*WHAT YOU WILL DO*: Every entry below needs to be repeated exactly.

*INPUT FOR THIS TASK*:
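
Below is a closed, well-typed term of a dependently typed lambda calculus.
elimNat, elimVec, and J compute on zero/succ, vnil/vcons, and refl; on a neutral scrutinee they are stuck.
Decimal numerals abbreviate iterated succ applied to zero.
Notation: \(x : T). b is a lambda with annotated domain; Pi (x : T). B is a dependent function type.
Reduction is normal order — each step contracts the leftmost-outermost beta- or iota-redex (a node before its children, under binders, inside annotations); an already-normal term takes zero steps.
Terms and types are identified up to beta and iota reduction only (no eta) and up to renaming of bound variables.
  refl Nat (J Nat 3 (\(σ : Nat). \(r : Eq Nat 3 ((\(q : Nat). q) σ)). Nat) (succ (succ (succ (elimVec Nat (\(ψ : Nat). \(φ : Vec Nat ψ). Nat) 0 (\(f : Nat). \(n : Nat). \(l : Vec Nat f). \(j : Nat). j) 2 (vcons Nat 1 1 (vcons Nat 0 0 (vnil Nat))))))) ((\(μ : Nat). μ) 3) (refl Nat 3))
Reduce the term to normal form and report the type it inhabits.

normal form:
  refl Nat 3
the term's type:
  Eq Nat 3 3


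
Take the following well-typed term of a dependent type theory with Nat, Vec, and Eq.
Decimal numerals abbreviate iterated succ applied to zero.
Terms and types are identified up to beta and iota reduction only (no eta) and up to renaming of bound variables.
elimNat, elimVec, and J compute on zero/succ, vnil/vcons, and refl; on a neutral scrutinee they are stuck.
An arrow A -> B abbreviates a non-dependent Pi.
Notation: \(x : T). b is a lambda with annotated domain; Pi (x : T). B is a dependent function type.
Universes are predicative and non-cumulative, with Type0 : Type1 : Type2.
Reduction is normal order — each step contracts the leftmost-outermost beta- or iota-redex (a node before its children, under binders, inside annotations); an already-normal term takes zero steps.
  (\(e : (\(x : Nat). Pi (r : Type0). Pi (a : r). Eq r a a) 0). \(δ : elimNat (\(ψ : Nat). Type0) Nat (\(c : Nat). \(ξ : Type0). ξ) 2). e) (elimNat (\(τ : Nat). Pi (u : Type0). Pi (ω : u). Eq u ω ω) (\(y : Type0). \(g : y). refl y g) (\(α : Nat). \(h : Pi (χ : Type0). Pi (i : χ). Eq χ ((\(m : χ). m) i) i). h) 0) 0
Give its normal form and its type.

reduced normal form:
  \(e : Type0). \(x : e). refl e x
the term's type:
  Pi (e : Type0). Pi (x : e). Eq e x x


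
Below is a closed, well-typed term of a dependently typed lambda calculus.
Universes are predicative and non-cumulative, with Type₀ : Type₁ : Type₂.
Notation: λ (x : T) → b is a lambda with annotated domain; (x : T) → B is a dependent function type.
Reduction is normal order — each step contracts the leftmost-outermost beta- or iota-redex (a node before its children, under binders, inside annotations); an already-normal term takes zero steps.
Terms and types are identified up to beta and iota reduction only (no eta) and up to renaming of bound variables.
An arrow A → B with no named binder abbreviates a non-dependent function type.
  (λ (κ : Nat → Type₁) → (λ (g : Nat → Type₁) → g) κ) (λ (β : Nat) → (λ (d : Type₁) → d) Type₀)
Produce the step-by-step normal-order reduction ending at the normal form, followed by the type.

reduction (normal order):
  (λ (κ : Nat → Type₁) → (λ (g : Nat → Type₁) → g) κ) (λ (β : Nat) → (λ (d : Type₁) → d) Type₀)
  ~> (λ (κ : Nat → Type₁) → κ) (λ (g : Nat) → (λ (β : Type₁) → β) Type₀)
  ~> λ (κ : Nat) → (λ (g : Type₁) → g) Type₀
  ~> λ (κ : Nat) → Type₀
type:
  Nat → Type₁


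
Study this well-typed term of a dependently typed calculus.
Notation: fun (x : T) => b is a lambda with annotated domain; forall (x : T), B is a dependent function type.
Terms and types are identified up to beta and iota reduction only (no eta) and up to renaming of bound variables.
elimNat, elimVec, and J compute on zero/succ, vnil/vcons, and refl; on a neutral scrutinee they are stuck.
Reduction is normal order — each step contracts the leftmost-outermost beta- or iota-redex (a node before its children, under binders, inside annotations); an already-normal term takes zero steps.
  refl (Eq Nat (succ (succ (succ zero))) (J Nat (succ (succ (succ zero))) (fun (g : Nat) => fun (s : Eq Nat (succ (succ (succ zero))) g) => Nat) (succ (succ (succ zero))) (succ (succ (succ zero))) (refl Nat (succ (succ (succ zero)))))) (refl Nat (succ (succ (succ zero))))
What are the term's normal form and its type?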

*YOUR SOLUTION*:
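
Below is a closed, well-typed term of a dependently typed lambda calculus.
elimNat, elimVec, and J compute on zero/succ, vnil/vcons, and refl; on a neutral scrutinee they are stuck.
Decimal numerals abbreviate iterated succ applied to zero.
Notation: \(x : T). b is a lambda with annotated domain; Pi (x : T). B is a dependent function type.
Reduction is normal order — each step contracts the leftmost-outermost beta- or iota-redex (a node before its children, under binders, inside annotations); an already-normal term takes zero steps.
Terms and types are identified up to beta and iota reduction only (no eta) and up to renaming of bound variables.
  refl Nat (J Nat 3 (\(σ : Nat). \(r : Eq Nat 3 ((\(q : Nat). q) σ)). Nat) (succ (succ (succ (elimVec Nat (\(ψ : Nat). \(φ : Vec Nat ψ). Nat) 0 (\(f : Nat). \(n : Nat). \(l : Vec Nat f). \(j : Nat). j) 2 (vcons Nat 1 1 (vcons Nat 0 0 (vnil Nat))))))) ((\(μ : Nat). μ) 3) (refl Nat 3))
Reduce the term to normal form and report the type it inhabits.

normal form:
  refl Nat 3
the term's type:
  Eq Nat 3 3


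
Take the following well-typed term of a dependent type theory with Nat, Vec, and Eq.
Decimal numerals abbreviate iterated succ applied to zero.
Terms and types are identified up to beta and iota reduction only (no eta) and up to renaming of bound variables.
elimNat, elimVec, and J compute on zero/succ, vnil/vcons, and refl; on a neutral scrutinee they are stuck.
An arrow A -> B abbreviates a non-dependent Pi.
Notation: \(x : T). b is a lambda with annotated domain; Pi (x : T). B is a dependent function type.
Universes are predicative and non-cumulative, with Type0 : Type1 : Type2.
Reduction is normal order — each step contracts the leftmost-outermost beta- or iota-redex (a node before its children, under binders, inside annotations); an already-normal term takes zero steps.
  (\(e : (\(x : Nat). Pi (r : Type0). Pi (a : r). Eq r a a) 0). \(δ : elimNat (\(ψ : Nat). Type0) Nat (\(c : Nat). \(ξ : Type0). ξ) 2). e) (elimNat (\(τ : Nat). Pi (u : Type0). Pi (ω : u). Eq u ω ω) (\(y : Type0). \(g : y). refl y g) (\(α : Nat). \(h : Pi (χ : Type0). Pi (i : χ). Eq χ ((\(m : χ). m) i) i). h) 0) 0
Give its normal form and its type.

reduced normal form:
  \(e : Type0). \(x : e). refl e x
the term's type:
  Pi (e : Type0). Pi (x : e). Eq e x x


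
Below is a closed, well-typed term of a dependently typed lambda calculus.
Universes are predicative and non-cumulative, with Type₀ : Type₁ : Type₂.
Notation: λ (x : T) → b is a lambda with annotated domain; (x : T) → B is a dependent function type.
Reduction is normal order — each step contracts the leftmost-outermost beta- or iota-redex (a node before its children, under binders, inside annotations); an already-normal term takes zero steps.
Terms and types are identified up to beta and iota reduction only (no eta) and up to renaming of bound variables.
An arrow A → B with no named binder abbreviates a non-dependent function type.
  (λ (κ : Nat → Type₁) → (λ (g : Nat → Type₁) → g) κ) (λ (β : Nat) → (λ (d : Type₁) → d) Type₀)
Produce the step-by-step normal-order reduction ending at the normal form, followed by the type.

reduction (normal order):
  (λ (κ : Nat → Type₁) → (λ (g : Nat → Type₁) → g) κ) (λ (β : Nat) → (λ (d : Type₁) → d) Type₀)
  ~> (λ (κ : Nat → Type₁) → κ) (λ (g : Nat) → (λ (β : Type₁) → β) Type₀)
  ~> λ (κ : Nat) → (λ (g : Type₁) → g) Type₀
  ~> λ (κ : Nat) → Type₀
type:
  Nat → Type₁


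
Study this well-typed term of a dependently typed calculus.
Notation: fun (x : T) => b is a lambda with annotated domain; forall (x : T), B is a dependent function type.
Terms and types are identified up to beta and iota reduction only (no eta) and up to renaming of bound variables.
elimNat, elimVec, and J compute on zero/succ, vnil/vcons, and refl; on a neutral scrutinee they are stuck.
Reduction is normal order — each step contracts the leftmost-outermost beta- or iota-redex (a node before its children, under binders, inside annotations); an already-normal term takes zero steps.
  refl (Eq Nat (succ (succ (succ zero))) (J Nat (succ (succ (succ zero))) (fun (g : Nat) => fun (s : Eq Nat (succ (succ (succ zero))) g) => Nat) (succ (succ (succ zero))) (succ (succ (succ zero))) (refl Nat (succ (succ (succ zero)))))) (refl Nat (succ (succ (succ zero))))
What are the term's normal form and its type?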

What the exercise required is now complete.